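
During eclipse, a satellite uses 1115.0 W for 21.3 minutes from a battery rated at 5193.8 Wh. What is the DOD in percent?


E_used = P * t / 60 = 1115.0 * 21.3 / 60 = 395.8250 Wh
DOD = E_used / E_total * 100 = 395.8250 / 5193.8 * 100
DOD = 7.6211 %

7.6211 %


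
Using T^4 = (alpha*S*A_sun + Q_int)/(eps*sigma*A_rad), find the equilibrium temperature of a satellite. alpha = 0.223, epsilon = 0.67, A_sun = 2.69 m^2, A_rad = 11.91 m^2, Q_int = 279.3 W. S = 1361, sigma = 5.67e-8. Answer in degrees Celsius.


Numerator = alpha*S*A_sun + Q_int = 0.223*1361*2.69 + 279.3 = 1095.7231 W
Denominator = eps*sigma*A_rad = 0.67*5.67e-8*11.91 = 4.5244899e-07 W/K^4
T^4 = 2.4217605e+09 K^4
T = 221.8364 K = -51.3136 C

-51.3136 degrees Celsius


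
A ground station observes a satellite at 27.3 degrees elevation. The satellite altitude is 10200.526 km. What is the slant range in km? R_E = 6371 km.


h = 10200.526 km, el = 27.3 deg
d = -R_E*sin(el) + sqrt((R_E*sin(el))^2 + 2*R_E*h + h^2)
d = -6371.0000*sin(0.4764749) + sqrt((6371.0000*0.4586496)^2 + 2*6371.0000*10200.526 + 10200.526^2)
d = 12652.4179 km

12652.4179 km


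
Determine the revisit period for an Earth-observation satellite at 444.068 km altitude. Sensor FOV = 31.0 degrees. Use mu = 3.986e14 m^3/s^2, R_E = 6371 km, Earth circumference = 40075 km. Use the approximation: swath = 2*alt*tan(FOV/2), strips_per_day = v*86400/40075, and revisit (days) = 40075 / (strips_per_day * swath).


swath = 2*444.068*tan(0.270526) = 246.3019 km
v = sqrt(mu/r) = 7647.7477 m/s = 7.6477 km/s
strips/day = v*86400/40075 = 7.6477*86400/40075 = 16.4882
coverage/day = strips * swath = 16.4882 * 246.3019 = 4061.0800 km
revisit = 40075 / 4061.0800 = 9.8681 days

9.8681 days


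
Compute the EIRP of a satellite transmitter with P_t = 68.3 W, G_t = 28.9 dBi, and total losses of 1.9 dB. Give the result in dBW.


Pt = 68.3 W = 18.3442 dBW
EIRP = Pt_dBW + Gt - losses = 18.3442 + 28.9 - 1.9 = 45.3442 dBW

45.3442 dBW


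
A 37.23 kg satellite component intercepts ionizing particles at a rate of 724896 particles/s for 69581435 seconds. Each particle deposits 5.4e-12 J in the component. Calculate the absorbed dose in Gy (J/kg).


Total energy deposited = rate * time * E_per
  = 724896 * 69581435 * 5.4e-12 = 272.3722 J
Dose = E_total / mass = 272.3722 / 37.23
Dose = 7.3159 Gy

7.3159 Gy


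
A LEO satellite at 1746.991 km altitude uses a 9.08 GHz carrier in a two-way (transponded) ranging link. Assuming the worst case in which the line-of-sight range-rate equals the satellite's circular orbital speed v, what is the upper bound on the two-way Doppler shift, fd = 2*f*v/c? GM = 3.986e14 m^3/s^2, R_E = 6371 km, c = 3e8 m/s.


r = 8.117991e+06 m
v = sqrt(mu/r) = 7007.1976 m/s (worst-case radial velocity)
f = 9.08 GHz = 9.08e+09 Hz
fd = 2*f*v/c = 2*9.08e+09*7007.1976/3.0e+08
fd = 424169.0279 Hz

424169.0279 Hz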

#### Directions for this task
Without altering a single word, set down all the entries again.

#### Solution for this exercise
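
During eclipse, a satellite uses 1115.0 W for 21.3 minutes from a battery rated at 5193.8 Wh. What is the DOD in percent?


E_used = P * t / 60 = 1115.0 * 21.3 / 60 = 395.8250 Wh
DOD = E_used / E_total * 100 = 395.8250 / 5193.8 * 100
DOD = 7.6211 %

7.6211 %


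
Using T^4 = (alpha*S*A_sun + Q_int)/(eps*sigma*A_rad), find the equilibrium temperature of a satellite. alpha = 0.223, epsilon = 0.67, A_sun = 2.69 m^2, A_rad = 11.91 m^2, Q_int = 279.3 W. S = 1361, sigma = 5.67e-8. Answer in degrees Celsius.


Numerator = alpha*S*A_sun + Q_int = 0.223*1361*2.69 + 279.3 = 1095.7231 W
Denominator = eps*sigma*A_rad = 0.67*5.67e-8*11.91 = 4.5244899e-07 W/K^4
T^4 = 2.4217605e+09 K^4
T = 221.8364 K = -51.3136 C

-51.3136 degrees Celsius


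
A ground station observes a satellite at 27.3 degrees elevation. The satellite altitude is 10200.526 km. What is the slant range in km? R_E = 6371 km.


h = 10200.526 km, el = 27.3 deg
d = -R_E*sin(el) + sqrt((R_E*sin(el))^2 + 2*R_E*h + h^2)
d = -6371.0000*sin(0.4764749) + sqrt((6371.0000*0.4586496)^2 + 2*6371.0000*10200.526 + 10200.526^2)
d = 12652.4179 km

12652.4179 km


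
Determine the revisit period for an Earth-observation satellite at 444.068 km altitude. Sensor FOV = 31.0 degrees. Use mu = 3.986e14 m^3/s^2, R_E = 6371 km, Earth circumference = 40075 km. Use the approximation: swath = 2*alt*tan(FOV/2), strips_per_day = v*86400/40075, and revisit (days) = 40075 / (strips_per_day * swath).


swath = 2*444.068*tan(0.270526) = 246.3019 km
v = sqrt(mu/r) = 7647.7477 m/s = 7.6477 km/s
strips/day = v*86400/40075 = 7.6477*86400/40075 = 16.4882
coverage/day = strips * swath = 16.4882 * 246.3019 = 4061.0800 km
revisit = 40075 / 4061.0800 = 9.8681 days

9.8681 days


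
Compute the EIRP of a satellite transmitter with P_t = 68.3 W, G_t = 28.9 dBi, and total losses of 1.9 dB. Give the result in dBW.


Pt = 68.3 W = 18.3442 dBW
EIRP = Pt_dBW + Gt - losses = 18.3442 + 28.9 - 1.9 = 45.3442 dBW

45.3442 dBW


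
A 37.23 kg satellite component intercepts ionizing particles at a rate of 724896 particles/s for 69581435 seconds. Each particle deposits 5.4e-12 J in the component. Calculate the absorbed dose in Gy (J/kg).


Total energy deposited = rate * time * E_per
  = 724896 * 69581435 * 5.4e-12 = 272.3722 J
Dose = E_total / mass = 272.3722 / 37.23
Dose = 7.3159 Gy

7.3159 Gy


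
A LEO satellite at 1746.991 km altitude uses a 9.08 GHz carrier in a two-way (transponded) ranging link. Assuming the worst case in which the line-of-sight range-rate equals the satellite's circular orbital speed v, what is the upper bound on the two-way Doppler shift, fd = 2*f*v/c? GM = 3.986e14 m^3/s^2, R_E = 6371 km, c = 3e8 m/s.


r = 8.117991e+06 m
v = sqrt(mu/r) = 7007.1976 m/s (worst-case radial velocity)
f = 9.08 GHz = 9.08e+09 Hz
fd = 2*f*v/c = 2*9.08e+09*7007.1976/3.0e+08
fd = 424169.0279 Hz

424169.0279 Hz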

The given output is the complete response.